*** Material provided ***
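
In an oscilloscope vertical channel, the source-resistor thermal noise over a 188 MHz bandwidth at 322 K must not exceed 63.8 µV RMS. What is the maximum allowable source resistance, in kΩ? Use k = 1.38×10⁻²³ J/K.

Johnson–Nyquist: V_n = √(4kTRB) ⇒ R = V_n² / (4kTB)
4kTB = 4 × 1.38×10⁻²³ × 322 × 1.88×10⁸ = 3.34×10⁻¹²
R = (6.38×10⁻⁵)² / 3.34×10⁻¹² = 1.22×10³ Ω = 1.22 kΩ

1.22 kΩ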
***
» **Your instructions**
The reply should consist of the records, reproduced exactly.

» **Task answer**
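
In an oscilloscope vertical channel, the source-resistor thermal noise over a 188 MHz bandwidth at 322 K must not exceed 63.8 µV RMS. What is the maximum allowable source resistance, in kΩ? Use k = 1.38×10⁻²³ J/K.

Johnson–Nyquist: V_n = √(4kTRB) ⇒ R = V_n² / (4kTB)
4kTB = 4 × 1.38×10⁻²³ × 322 × 1.88×10⁸ = 3.34×10⁻¹²
R = (6.38×10⁻⁵)² / 3.34×10⁻¹² = 1.22×10³ Ω = 1.22 kΩ

1.22 kΩ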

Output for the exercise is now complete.